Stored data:

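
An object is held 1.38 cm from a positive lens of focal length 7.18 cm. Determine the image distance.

1.71 cm

Thin-lens equation: 1/v = 1/f − 1/u = 1/(7.180) − 1/(1.38) = 0.1393 − 0.7246 = -0.5854, so v = -1.71 cm.
The image is virtual, upright and enlarged, on the same side as the object.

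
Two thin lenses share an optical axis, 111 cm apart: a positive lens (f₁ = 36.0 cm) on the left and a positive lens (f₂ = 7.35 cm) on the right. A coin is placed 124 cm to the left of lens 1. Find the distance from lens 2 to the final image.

Lens 1: 1/d_i1 = 1/f₁ − 1/d_o1 = 1/(36.0) − 1/(124) = 0.01971, so d_i1 = 50.73 cm.
The intermediate image is 50.73 cm to the right of lens 1, which is 111 − (50.73) = 60.27 cm to the left of lens 2, so d_o2 = +60.27 cm.
Lens 2: 1/d_i2 = 1/f₂ − 1/d_o2 = 1/(7.35) − 1/(60.27) = 0.1195, so d_i2 = 8.37 cm.
The final image is real, 8.37 cm to the right of lens 2 (overall magnification ≈ 0.057).

8.37 cm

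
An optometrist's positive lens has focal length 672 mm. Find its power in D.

P = +1.49 D

f = 67.2 cm = 0.672 m.
P = 1/f = 1/(0.672 m) = +1.49 D.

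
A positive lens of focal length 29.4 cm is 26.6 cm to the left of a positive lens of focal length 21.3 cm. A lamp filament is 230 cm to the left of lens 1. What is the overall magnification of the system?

m = -0.110

Lens 1: 1/d_i1 = 1/(29.4) − 1/(230) = 0.02967, so d_i1 = 33.71 cm; m₁ = −d_i1/d_o1 = -0.1466.
d_o2 = 26.6 − (33.71) = -7.110 cm (virtual object).
Lens 2: 1/d_i2 = 1/(21.3) − 1/(-7.110) = 0.1876, so d_i2 = 5.331 cm; m₂ = −d_i2/d_o2 = +0.7497.
m = m₁·m₂ = (-0.1466)(+0.7497) = -0.110.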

→ Action item
Write out each line exactly, as it is shown above.

→ Solution to the exercise
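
An object is held 1.38 cm from a positive lens of focal length 7.18 cm. Determine the image distance.

1.71 cm

Thin-lens equation: 1/v = 1/f − 1/u = 1/(7.180) − 1/(1.38) = 0.1393 − 0.7246 = -0.5854, so v = -1.71 cm.
The image is virtual, upright and enlarged, on the same side as the object.

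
Two thin lenses share an optical axis, 111 cm apart: a positive lens (f₁ = 36.0 cm) on the left and a positive lens (f₂ = 7.35 cm) on the right. A coin is placed 124 cm to the left of lens 1. Find the distance from lens 2 to the final image.

Lens 1: 1/d_i1 = 1/f₁ − 1/d_o1 = 1/(36.0) − 1/(124) = 0.01971, so d_i1 = 50.73 cm.
The intermediate image is 50.73 cm to the right of lens 1, which is 111 − (50.73) = 60.27 cm to the left of lens 2, so d_o2 = +60.27 cm.
Lens 2: 1/d_i2 = 1/f₂ − 1/d_o2 = 1/(7.35) − 1/(60.27) = 0.1195, so d_i2 = 8.37 cm.
The final image is real, 8.37 cm to the right of lens 2 (overall magnification ≈ 0.057).

8.37 cm

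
An optometrist's positive lens has focal length 672 mm. Find its power in D.

P = +1.49 D

f = 67.2 cm = 0.672 m.
P = 1/f = 1/(0.672 m) = +1.49 D.

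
A positive lens of focal length 29.4 cm is 26.6 cm to the left of a positive lens of focal length 21.3 cm. A lamp filament is 230 cm to the left of lens 1. What is the overall magnification of the system?

m = -0.110

Lens 1: 1/d_i1 = 1/(29.4) − 1/(230) = 0.02967, so d_i1 = 33.71 cm; m₁ = −d_i1/d_o1 = -0.1466.
d_o2 = 26.6 − (33.71) = -7.110 cm (virtual object).
Lens 2: 1/d_i2 = 1/(21.3) − 1/(-7.110) = 0.1876, so d_i2 = 5.331 cm; m₂ = −d_i2/d_o2 = +0.7497.
m = m₁·m₂ = (-0.1466)(+0.7497) = -0.110.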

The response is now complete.